::: RECORD SET

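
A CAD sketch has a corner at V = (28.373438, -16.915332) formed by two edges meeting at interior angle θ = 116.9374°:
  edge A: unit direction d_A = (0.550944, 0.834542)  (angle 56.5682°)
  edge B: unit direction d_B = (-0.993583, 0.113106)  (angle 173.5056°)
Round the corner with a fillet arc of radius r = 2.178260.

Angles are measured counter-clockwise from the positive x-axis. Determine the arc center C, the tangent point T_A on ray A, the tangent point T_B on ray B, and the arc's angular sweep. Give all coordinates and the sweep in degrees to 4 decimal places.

center=(27.2919,-14.5999) T_A=(29.1098,-15.8000) T_B=(27.0455,-16.7642) sweep=63.0626

bisector direction at 115.0369° = (-0.423202,0.906035)
center distance |VC| = r/sin(θ/2) = 2.178260/sin(58.4687°) = 2.555580
C = V + |VC|·bis = (27.2919,-14.5999)
T_A = V + ((C−V)·d_A)·d_A = V + 1.3365·d_A = (29.1098,-15.8000)
T_B = V + ((C−V)·d_B)·d_B = V + 1.3365·d_B = (27.0455,-16.7642)
sweep = 180° − θ = 63.0626°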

::::::

• **WHAT YOU HAVE TO DO**
Exactly and exclusively, repeat the lines from the line that contains "Angles are measured" through the end of the records, both ends included.

• **ANSWER TO THE EXERCISE**
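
Angles are measured counter-clockwise from the positive x-axis. Determine the arc center C, the tangent point T_A on ray A, the tangent point T_B on ray B, and the arc's angular sweep. Give all coordinates and the sweep in degrees to 4 decimal places.

center=(27.2919,-14.5999) T_A=(29.1098,-15.8000) T_B=(27.0455,-16.7642) sweep=63.0626

bisector direction at 115.0369° = (-0.423202,0.906035)
center distance |VC| = r/sin(θ/2) = 2.178260/sin(58.4687°) = 2.555580
C = V + |VC|·bis = (27.2919,-14.5999)
T_A = V + ((C−V)·d_A)·d_A = V + 1.3365·d_A = (29.1098,-15.8000)
T_B = V + ((C−V)·d_B)·d_B = V + 1.3365·d_B = (27.0455,-16.7642)
sweep = 180° − θ = 63.0626°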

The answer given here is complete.